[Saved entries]
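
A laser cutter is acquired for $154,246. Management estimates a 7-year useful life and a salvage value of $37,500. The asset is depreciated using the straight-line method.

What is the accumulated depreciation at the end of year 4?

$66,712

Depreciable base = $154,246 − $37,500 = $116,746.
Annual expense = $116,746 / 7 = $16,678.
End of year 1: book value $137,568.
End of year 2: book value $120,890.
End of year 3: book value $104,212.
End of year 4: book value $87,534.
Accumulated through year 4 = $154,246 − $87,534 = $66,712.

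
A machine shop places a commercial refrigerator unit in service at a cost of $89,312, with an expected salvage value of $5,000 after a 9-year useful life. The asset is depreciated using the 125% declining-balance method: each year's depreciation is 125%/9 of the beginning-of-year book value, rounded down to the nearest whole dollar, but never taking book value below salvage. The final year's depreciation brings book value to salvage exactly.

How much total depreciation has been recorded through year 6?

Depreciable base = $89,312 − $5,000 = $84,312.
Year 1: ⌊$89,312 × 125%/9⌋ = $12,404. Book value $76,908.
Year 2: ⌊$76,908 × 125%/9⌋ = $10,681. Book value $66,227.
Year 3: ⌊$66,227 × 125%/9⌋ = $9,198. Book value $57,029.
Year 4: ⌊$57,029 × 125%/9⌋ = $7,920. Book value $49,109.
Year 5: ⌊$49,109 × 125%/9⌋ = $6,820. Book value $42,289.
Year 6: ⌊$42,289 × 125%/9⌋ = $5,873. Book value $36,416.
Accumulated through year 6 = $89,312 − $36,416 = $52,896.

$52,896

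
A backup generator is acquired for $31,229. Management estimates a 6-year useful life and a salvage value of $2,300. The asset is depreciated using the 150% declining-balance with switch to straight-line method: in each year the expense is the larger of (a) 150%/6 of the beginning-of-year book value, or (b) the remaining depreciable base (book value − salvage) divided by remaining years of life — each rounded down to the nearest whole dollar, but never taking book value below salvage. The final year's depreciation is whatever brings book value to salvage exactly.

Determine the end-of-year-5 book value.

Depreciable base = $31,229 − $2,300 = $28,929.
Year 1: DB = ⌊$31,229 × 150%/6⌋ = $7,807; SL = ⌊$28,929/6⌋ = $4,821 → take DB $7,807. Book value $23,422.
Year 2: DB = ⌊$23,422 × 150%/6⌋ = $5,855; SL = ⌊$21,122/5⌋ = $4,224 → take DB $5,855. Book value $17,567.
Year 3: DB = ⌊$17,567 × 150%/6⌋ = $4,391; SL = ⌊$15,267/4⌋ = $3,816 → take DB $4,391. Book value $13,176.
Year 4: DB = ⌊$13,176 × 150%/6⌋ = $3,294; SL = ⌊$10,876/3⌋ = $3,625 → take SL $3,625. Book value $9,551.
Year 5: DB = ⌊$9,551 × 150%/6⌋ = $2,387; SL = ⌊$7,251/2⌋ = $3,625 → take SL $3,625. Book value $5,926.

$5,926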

### What is expected:
Filtering the entries above by the word "depreciated", copy each line that matches.

### Reply to the task:
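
A laser cutter is acquired for $154,246. Management estimates a 7-year useful life and a salvage value of $37,500. The asset is depreciated using the straight-line method.
A machine shop places a commercial refrigerator unit in service at a cost of $89,312, with an expected salvage value of $5,000 after a 9-year useful life. The asset is depreciated using the 125% declining-balance method: each year's depreciation is 125%/9 of the beginning-of-year book value, rounded down to the nearest whole dollar, but never taking book value below salvage. The final year's depreciation brings book value to salvage exactly.
A backup generator is acquired for $31,229. Management estimates a 6-year useful life and a salvage value of $2,300. The asset is depreciated using the 150% declining-balance with switch to straight-line method: in each year the expense is the larger of (a) 150%/6 of the beginning-of-year book value, or (b) the remaining depreciable base (book value − salvage) divided by remaining years of life — each rounded down to the nearest whole dollar, but never taking book value below salvage. The final year's depreciation is whatever brings book value to salvage exactly.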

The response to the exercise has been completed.